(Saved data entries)

==================================================

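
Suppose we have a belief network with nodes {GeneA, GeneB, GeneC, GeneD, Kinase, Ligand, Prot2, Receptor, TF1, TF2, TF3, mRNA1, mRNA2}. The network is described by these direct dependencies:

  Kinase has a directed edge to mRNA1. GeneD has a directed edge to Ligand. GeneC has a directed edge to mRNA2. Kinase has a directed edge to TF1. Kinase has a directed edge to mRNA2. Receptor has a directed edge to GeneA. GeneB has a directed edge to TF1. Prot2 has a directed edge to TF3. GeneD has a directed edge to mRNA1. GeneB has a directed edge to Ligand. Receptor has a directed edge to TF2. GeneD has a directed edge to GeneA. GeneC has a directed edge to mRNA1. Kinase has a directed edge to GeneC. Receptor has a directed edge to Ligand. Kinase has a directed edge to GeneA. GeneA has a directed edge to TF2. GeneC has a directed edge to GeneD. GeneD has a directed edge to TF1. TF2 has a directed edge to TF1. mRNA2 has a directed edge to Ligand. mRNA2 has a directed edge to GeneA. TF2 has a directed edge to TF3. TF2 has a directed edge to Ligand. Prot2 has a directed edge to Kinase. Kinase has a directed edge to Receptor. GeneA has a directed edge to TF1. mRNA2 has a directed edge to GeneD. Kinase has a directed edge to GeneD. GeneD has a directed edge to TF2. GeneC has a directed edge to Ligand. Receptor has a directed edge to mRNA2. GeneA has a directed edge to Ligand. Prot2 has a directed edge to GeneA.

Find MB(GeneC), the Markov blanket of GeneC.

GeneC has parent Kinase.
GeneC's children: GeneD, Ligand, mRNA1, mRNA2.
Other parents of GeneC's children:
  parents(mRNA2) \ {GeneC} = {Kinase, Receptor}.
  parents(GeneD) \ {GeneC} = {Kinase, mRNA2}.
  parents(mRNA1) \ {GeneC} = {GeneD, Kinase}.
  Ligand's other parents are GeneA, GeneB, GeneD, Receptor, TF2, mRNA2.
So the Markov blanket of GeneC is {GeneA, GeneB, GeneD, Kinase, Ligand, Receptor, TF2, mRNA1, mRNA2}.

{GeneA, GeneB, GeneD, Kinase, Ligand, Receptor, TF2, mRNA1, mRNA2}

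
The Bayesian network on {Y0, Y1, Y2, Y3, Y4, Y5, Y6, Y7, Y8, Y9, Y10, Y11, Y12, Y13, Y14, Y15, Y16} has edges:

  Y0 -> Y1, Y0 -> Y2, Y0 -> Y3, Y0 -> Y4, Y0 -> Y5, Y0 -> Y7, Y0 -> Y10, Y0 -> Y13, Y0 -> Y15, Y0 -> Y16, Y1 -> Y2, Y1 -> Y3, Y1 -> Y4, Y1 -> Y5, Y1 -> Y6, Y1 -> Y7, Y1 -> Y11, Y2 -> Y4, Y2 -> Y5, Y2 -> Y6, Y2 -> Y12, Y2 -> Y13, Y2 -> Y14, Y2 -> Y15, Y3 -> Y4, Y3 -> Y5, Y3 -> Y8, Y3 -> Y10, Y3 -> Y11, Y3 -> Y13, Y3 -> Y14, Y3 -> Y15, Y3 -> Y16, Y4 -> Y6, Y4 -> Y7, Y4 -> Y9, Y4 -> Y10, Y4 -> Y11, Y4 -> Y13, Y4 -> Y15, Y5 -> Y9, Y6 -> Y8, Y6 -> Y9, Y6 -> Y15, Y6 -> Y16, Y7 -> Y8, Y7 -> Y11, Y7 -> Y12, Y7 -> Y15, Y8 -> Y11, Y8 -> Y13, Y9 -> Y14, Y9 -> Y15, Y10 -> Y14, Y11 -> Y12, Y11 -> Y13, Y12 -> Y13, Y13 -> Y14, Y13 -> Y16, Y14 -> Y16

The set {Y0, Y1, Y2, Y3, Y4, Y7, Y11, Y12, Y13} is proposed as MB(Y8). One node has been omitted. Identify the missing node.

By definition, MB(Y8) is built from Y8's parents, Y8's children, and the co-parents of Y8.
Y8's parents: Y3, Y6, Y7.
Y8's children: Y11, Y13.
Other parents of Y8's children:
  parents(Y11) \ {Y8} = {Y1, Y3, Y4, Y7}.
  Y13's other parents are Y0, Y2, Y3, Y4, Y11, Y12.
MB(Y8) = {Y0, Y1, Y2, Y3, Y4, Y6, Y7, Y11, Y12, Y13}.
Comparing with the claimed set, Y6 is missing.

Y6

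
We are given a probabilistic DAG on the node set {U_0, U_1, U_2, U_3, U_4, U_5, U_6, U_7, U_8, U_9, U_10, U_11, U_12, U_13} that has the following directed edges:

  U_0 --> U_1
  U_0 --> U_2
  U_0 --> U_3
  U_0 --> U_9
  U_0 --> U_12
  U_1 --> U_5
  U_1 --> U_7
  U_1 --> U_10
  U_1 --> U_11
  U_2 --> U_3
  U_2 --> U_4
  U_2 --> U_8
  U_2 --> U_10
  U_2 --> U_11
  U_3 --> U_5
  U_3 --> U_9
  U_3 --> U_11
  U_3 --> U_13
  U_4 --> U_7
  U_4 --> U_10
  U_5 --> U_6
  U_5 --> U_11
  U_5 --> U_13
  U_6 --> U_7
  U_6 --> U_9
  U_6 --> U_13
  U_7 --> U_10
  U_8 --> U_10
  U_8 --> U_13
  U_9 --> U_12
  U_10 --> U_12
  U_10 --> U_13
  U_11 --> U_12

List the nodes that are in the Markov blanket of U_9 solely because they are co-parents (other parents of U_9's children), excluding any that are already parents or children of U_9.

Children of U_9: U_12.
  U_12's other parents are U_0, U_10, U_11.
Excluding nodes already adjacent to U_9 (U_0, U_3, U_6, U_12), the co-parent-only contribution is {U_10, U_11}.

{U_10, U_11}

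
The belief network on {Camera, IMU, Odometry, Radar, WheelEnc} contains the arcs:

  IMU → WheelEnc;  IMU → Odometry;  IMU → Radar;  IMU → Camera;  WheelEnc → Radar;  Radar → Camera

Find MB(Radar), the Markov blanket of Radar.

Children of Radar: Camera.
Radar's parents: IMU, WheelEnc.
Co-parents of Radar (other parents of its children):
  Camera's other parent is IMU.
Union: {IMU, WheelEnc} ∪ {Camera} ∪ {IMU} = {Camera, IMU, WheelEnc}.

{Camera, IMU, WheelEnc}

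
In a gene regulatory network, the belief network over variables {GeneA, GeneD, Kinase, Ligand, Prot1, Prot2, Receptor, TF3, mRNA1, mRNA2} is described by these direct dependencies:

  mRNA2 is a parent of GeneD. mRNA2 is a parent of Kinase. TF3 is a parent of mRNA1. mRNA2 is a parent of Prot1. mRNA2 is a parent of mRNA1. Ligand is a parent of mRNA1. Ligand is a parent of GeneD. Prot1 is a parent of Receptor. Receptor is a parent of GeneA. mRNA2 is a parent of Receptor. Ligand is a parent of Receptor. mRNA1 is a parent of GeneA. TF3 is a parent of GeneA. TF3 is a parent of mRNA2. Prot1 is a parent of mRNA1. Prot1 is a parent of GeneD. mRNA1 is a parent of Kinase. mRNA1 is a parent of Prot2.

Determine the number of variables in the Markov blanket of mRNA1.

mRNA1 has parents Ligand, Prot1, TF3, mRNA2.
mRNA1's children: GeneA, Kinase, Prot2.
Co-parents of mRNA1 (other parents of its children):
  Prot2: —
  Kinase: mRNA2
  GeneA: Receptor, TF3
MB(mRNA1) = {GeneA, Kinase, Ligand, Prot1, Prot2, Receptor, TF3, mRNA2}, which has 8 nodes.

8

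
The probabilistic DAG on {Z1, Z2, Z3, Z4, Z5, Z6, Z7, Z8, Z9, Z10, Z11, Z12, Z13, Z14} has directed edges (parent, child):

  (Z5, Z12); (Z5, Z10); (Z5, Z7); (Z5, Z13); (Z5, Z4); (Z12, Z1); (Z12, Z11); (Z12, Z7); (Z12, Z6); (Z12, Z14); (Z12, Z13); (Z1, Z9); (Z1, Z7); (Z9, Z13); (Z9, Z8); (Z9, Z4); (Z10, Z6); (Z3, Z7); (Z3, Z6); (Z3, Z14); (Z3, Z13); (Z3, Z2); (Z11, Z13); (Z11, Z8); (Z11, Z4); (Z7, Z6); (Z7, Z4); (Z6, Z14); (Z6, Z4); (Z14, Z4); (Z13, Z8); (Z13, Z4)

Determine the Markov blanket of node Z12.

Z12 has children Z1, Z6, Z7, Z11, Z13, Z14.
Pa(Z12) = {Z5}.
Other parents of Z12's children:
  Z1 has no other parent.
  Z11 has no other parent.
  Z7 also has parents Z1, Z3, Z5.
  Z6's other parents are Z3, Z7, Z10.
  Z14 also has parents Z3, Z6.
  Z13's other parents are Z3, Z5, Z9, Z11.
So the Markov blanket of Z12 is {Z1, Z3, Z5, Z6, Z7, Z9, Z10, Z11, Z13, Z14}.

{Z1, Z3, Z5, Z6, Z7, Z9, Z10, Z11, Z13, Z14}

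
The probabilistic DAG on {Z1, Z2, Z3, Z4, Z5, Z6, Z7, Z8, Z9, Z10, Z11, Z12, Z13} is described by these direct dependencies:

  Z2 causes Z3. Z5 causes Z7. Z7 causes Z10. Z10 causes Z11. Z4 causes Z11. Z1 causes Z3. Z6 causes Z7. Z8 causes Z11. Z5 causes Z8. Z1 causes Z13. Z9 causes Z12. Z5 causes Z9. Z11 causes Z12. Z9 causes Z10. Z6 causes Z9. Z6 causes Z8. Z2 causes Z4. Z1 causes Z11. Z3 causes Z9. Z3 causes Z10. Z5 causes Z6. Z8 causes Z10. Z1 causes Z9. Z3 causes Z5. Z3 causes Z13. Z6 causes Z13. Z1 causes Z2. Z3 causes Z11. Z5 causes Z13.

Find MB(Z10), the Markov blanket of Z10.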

==================================================

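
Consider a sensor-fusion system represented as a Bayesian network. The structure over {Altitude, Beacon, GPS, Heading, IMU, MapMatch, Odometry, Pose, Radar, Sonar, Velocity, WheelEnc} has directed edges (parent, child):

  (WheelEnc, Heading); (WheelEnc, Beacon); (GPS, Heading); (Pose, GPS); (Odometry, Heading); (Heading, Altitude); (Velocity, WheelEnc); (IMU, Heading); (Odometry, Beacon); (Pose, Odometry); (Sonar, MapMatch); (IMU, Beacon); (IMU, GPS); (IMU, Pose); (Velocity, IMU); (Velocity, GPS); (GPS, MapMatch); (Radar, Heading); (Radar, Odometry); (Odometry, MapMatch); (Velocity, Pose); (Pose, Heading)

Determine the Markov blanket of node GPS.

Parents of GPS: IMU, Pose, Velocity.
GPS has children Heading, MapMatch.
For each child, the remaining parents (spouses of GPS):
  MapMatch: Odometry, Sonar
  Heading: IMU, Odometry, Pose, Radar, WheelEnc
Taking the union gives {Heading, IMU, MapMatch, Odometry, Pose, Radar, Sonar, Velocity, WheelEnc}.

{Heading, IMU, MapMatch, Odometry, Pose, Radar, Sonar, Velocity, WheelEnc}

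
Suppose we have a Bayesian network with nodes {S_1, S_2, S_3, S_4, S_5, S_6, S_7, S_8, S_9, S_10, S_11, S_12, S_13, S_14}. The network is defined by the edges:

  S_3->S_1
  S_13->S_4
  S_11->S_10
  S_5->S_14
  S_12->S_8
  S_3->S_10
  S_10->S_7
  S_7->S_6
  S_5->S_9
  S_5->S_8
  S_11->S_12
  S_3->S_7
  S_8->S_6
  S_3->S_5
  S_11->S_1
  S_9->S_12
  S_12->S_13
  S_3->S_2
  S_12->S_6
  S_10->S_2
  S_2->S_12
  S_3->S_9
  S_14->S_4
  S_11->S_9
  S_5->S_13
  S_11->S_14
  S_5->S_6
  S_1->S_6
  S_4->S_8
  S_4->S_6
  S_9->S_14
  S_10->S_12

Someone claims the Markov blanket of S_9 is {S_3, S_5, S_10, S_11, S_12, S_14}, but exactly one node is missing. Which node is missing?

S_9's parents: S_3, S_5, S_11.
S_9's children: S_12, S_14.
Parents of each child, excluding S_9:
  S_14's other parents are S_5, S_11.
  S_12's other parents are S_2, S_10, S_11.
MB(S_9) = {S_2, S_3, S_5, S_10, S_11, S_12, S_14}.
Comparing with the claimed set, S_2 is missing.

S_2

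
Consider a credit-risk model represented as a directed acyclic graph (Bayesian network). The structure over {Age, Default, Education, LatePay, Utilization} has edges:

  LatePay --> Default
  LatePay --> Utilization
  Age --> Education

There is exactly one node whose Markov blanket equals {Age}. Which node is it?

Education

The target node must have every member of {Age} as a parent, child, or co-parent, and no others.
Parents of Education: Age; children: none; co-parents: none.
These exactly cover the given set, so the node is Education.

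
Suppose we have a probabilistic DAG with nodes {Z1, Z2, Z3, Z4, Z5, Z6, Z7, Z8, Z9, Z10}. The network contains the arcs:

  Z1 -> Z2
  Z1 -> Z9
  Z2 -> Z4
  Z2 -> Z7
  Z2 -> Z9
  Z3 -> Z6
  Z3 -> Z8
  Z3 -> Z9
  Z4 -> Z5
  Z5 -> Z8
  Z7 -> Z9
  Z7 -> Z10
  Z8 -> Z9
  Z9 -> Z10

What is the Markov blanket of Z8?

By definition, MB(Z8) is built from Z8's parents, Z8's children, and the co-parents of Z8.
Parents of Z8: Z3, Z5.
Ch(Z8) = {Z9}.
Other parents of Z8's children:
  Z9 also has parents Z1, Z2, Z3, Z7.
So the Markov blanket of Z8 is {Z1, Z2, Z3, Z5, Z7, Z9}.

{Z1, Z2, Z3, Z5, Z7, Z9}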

==================================================

How to complete this task: For every line of the records that includes the string "Utilization", add one to a tally; the answer is that tally alone.

Response for this exercise: 2